What is required =
Reproduce the entries shown below only from the line with "- The Bank of Canada buys" down to the line with "- Households and", keeping both end lines and copying each one exactly.

-------- Exercise data

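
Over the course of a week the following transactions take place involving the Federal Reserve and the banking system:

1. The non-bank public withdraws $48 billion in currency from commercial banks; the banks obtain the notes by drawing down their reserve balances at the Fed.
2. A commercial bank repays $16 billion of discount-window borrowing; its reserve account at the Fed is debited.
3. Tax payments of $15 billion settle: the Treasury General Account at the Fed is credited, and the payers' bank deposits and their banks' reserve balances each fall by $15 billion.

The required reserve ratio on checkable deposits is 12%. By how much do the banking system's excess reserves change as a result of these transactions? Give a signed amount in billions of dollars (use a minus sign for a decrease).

Currency withdrawal $48 billion: reserves −$48B, deposits −$48B.
Discount-window repayment $16 billion: reserves −$16B, deposits 0.
Government account inflow $15 billion: reserves −$15B, deposits −$15B.
Totals: Δreserves = −$79B, Δdeposits = −$63B.
Δrequired reserves = 12% × −$63B = −$7.56B.
Δexcess reserves = Δreserves − Δrequired = −$79B − (−$7.56B) = -$71.44 billion.

-$71.44 billion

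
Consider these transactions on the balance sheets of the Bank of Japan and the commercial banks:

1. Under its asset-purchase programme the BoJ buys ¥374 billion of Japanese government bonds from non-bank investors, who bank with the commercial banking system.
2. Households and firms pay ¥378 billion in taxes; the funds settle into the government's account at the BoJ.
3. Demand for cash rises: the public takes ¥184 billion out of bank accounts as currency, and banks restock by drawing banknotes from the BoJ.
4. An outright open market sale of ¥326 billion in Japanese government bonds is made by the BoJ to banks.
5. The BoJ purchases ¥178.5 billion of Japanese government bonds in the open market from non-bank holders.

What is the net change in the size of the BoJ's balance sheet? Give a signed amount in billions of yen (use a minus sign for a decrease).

Asset purchase (from non-banks) ¥374 billion: a BoJ asset is acquired → +¥374B.
Government account inflow ¥378 billion: only the composition of liabilities changes → 0.
Currency withdrawal ¥184 billion: only the composition of liabilities changes → 0.
OMO sale (to banks) ¥326 billion: a BoJ asset is shed → −¥326B.
Asset purchase (from non-banks) ¥178.5 billion: a BoJ asset is acquired → +¥178.5B.
Net: 374 + 0 + 0 − 326 + 178.5 = +¥226.5 billion.

+¥226.5 billion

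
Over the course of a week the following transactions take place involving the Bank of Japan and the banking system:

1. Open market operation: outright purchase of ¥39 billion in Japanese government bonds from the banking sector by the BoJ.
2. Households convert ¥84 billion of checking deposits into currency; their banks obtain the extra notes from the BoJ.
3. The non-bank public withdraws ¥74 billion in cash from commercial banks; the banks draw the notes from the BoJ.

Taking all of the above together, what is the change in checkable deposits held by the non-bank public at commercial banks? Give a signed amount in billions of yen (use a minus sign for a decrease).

OMO purchase (from banks) ¥39 billion: the counterparty is a bank, so public deposits are unchanged → 0.
Currency withdrawal ¥84 billion: non-bank counterparties' bank balances fall → −¥84B.
Currency withdrawal ¥74 billion: non-bank counterparties' bank balances fall → −¥74B.
Net: 0 − 84 − 74 = -¥158 billion.

-¥158 billion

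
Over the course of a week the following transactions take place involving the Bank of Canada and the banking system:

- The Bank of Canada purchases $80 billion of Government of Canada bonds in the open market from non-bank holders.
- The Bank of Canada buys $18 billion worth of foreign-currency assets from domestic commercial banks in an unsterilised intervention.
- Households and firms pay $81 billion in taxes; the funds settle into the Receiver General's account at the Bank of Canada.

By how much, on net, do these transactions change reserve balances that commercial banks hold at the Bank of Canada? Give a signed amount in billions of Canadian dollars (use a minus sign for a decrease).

Asset purchase (from non-banks) $80 billion: the Bank of Canada pays by crediting reserve accounts → +$80B.
FX purchase $18 billion: the Bank of Canada pays by crediting reserve accounts → +$18B.
Government account inflow $81 billion: funds move from bank reserves into the government account → −$81B.
Net: 80 + 18 − 81 = +$17 billion.

+$17 billion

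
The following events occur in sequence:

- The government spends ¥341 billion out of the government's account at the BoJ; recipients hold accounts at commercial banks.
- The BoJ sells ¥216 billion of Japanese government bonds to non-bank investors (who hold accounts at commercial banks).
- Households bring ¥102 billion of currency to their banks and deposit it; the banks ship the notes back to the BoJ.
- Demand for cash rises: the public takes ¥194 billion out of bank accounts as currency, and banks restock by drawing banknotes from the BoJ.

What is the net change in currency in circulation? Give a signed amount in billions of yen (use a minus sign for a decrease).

+¥92 billion

BoJ balance sheet:
  Assets:      Securities −¥216B
  Liabilities: Bank reserves +¥33B, Currency in circulation +¥92B, Government deposits −¥341B
Commercial banking system:
  Assets:      Reserves at CB +¥33B
  Liabilities: Checkable deposits +¥33B
So the change in currency in circulation is +¥92 billion.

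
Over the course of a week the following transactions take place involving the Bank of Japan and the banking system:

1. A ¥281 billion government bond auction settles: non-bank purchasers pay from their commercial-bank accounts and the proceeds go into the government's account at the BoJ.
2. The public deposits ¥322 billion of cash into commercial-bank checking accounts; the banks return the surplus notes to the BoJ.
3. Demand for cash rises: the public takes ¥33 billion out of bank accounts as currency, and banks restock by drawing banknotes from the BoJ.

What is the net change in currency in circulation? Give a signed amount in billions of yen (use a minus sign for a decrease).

BoJ balance sheet:
  Assets:      no change
  Liabilities: Bank reserves +¥8B, Currency in circulation −¥289B, Government deposits +¥281B
Commercial banking system:
  Assets:      Reserves at CB +¥8B
  Liabilities: Checkable deposits +¥8B
So the change in currency in circulation is -¥289 billion.

-¥289 billion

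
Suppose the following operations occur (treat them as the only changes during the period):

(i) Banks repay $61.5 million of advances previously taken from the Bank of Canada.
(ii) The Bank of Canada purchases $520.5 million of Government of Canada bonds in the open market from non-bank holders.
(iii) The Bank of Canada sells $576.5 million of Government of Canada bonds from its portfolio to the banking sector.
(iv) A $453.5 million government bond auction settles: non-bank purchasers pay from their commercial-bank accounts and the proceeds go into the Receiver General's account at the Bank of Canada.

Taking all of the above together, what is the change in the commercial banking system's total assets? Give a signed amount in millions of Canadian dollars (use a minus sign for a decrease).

+$5.5 million

Discount-window repayment $61.5 million: bank balance sheets shrink → −$61.5M.
Asset purchase (from non-banks) $520.5 million: bank balance sheets expand → +$520.5M.
OMO sale (to banks) $576.5 million: just an asset swap on bank balance sheets → 0.
Government account inflow $453.5 million: bank balance sheets shrink → −$453.5M.
Net: −61.5 + 520.5 + 0 − 453.5 = +$5.5 million.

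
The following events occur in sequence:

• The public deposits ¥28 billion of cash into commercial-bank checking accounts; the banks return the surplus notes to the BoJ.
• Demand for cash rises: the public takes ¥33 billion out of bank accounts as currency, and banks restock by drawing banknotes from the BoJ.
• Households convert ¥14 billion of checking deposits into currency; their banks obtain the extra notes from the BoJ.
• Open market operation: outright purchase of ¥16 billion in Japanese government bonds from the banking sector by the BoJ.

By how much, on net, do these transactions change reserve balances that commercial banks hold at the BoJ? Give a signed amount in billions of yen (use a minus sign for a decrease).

-¥3 billion

Currency deposit ¥28 billion: returned notes are swapped for reserve credit → +¥28B.
Currency withdrawal ¥33 billion: banks swap reserves for currency → −¥33B.
Currency withdrawal ¥14 billion: banks swap reserves for currency → −¥14B.
OMO purchase (from banks) ¥16 billion: the BoJ pays by crediting reserve accounts → +¥16B.
Net: 28 − 33 − 14 + 16 = -¥3 billion.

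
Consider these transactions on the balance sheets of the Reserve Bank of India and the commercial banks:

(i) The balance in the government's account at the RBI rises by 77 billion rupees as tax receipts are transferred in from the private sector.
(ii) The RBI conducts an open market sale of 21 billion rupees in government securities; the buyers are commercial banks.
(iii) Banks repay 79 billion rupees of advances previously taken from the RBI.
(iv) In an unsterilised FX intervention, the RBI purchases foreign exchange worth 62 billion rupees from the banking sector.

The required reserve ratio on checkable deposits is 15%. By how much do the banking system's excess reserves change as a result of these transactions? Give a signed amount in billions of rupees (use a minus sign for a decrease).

-103.45 billion

Government account inflow 77 billion rupees: reserves −77B, deposits −77B.
OMO sale (to banks) 21 billion rupees: reserves −21B, deposits 0.
Discount-window repayment 79 billion rupees: reserves −79B, deposits 0.
FX purchase 62 billion rupees: reserves +62B, deposits 0.
Totals: Δreserves = −115B, Δdeposits = −77B.
Δrequired reserves = 15% × −77B = −11.55B.
Δexcess reserves = Δreserves − Δrequired = −115B − (−11.55B) = -103.45 billion.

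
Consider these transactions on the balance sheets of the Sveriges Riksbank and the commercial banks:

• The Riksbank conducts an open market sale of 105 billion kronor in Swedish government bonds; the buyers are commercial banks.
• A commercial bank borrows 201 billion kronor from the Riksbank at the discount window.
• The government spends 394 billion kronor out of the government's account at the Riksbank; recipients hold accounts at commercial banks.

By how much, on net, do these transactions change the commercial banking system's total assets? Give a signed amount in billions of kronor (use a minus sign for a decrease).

+595 billion

OMO sale (to banks) 105 billion kronor: just an asset swap on bank balance sheets → 0.
Discount-window loan 201 billion kronor: bank balance sheets expand → +201B.
Government spending 394 billion kronor: bank balance sheets expand → +394B.
Net: 0 + 201 + 394 = +595 billion.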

----------------

Answer to this task =
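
- The Bank of Canada buys $18 billion worth of foreign-currency assets from domestic commercial banks in an unsterilised intervention.
- Households and firms pay $81 billion in taxes; the funds settle into the Receiver General's account at the Bank of Canada.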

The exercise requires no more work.